**Recorded data**
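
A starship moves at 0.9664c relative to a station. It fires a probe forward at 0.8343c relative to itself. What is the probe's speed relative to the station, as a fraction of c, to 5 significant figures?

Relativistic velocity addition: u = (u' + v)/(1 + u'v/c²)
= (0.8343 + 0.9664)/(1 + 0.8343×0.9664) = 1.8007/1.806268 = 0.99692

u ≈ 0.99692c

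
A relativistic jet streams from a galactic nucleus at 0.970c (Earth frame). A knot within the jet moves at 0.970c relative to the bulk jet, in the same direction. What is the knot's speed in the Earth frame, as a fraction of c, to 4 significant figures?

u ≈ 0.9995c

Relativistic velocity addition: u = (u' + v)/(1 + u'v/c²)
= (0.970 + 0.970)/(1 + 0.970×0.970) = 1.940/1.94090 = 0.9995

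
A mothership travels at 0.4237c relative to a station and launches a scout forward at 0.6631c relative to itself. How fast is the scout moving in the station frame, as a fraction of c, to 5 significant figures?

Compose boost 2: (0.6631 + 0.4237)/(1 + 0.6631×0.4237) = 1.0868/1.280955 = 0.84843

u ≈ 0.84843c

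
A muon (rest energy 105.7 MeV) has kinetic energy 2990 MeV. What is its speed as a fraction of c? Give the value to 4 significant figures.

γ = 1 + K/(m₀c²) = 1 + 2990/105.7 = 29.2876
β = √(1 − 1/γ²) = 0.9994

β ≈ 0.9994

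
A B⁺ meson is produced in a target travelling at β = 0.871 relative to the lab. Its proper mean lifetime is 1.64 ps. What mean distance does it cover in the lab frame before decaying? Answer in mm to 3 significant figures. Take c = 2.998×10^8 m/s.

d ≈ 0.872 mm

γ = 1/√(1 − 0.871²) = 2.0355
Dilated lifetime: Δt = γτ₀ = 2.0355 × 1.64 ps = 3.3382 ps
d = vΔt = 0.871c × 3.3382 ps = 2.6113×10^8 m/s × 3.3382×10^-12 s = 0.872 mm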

**Required work**
What you return must match the records exactly, line for line.

**Output of the task**
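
A starship moves at 0.9664c relative to a station. It fires a probe forward at 0.8343c relative to itself. What is the probe's speed relative to the station, as a fraction of c, to 5 significant figures?

Relativistic velocity addition: u = (u' + v)/(1 + u'v/c²)
= (0.8343 + 0.9664)/(1 + 0.8343×0.9664) = 1.8007/1.806268 = 0.99692

u ≈ 0.99692c

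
A relativistic jet streams from a galactic nucleus at 0.970c (Earth frame). A knot within the jet moves at 0.970c relative to the bulk jet, in the same direction. What is the knot's speed in the Earth frame, as a fraction of c, to 4 significant figures?

u ≈ 0.9995c

Relativistic velocity addition: u = (u' + v)/(1 + u'v/c²)
= (0.970 + 0.970)/(1 + 0.970×0.970) = 1.940/1.94090 = 0.9995

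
A mothership travels at 0.4237c relative to a station and launches a scout forward at 0.6631c relative to itself. How fast is the scout moving in the station frame, as a fraction of c, to 5 significant figures?

Compose boost 2: (0.6631 + 0.4237)/(1 + 0.6631×0.4237) = 1.0868/1.280955 = 0.84843

u ≈ 0.84843c

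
A muon (rest energy 105.7 MeV) has kinetic energy 2990 MeV. What is its speed as a fraction of c? Give the value to 4 significant figures.

γ = 1 + K/(m₀c²) = 1 + 2990/105.7 = 29.2876
β = √(1 − 1/γ²) = 0.9994

β ≈ 0.9994

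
A B⁺ meson is produced in a target travelling at β = 0.871 relative to the lab. Its proper mean lifetime is 1.64 ps. What mean distance does it cover in the lab frame before decaying? Answer in mm to 3 significant figures. Take c = 2.998×10^8 m/s.

d ≈ 0.872 mm

γ = 1/√(1 − 0.871²) = 2.0355
Dilated lifetime: Δt = γτ₀ = 2.0355 × 1.64 ps = 3.3382 ps
d = vΔt = 0.871c × 3.3382 ps = 2.6113×10^8 m/s × 3.3382×10^-12 s = 0.872 mm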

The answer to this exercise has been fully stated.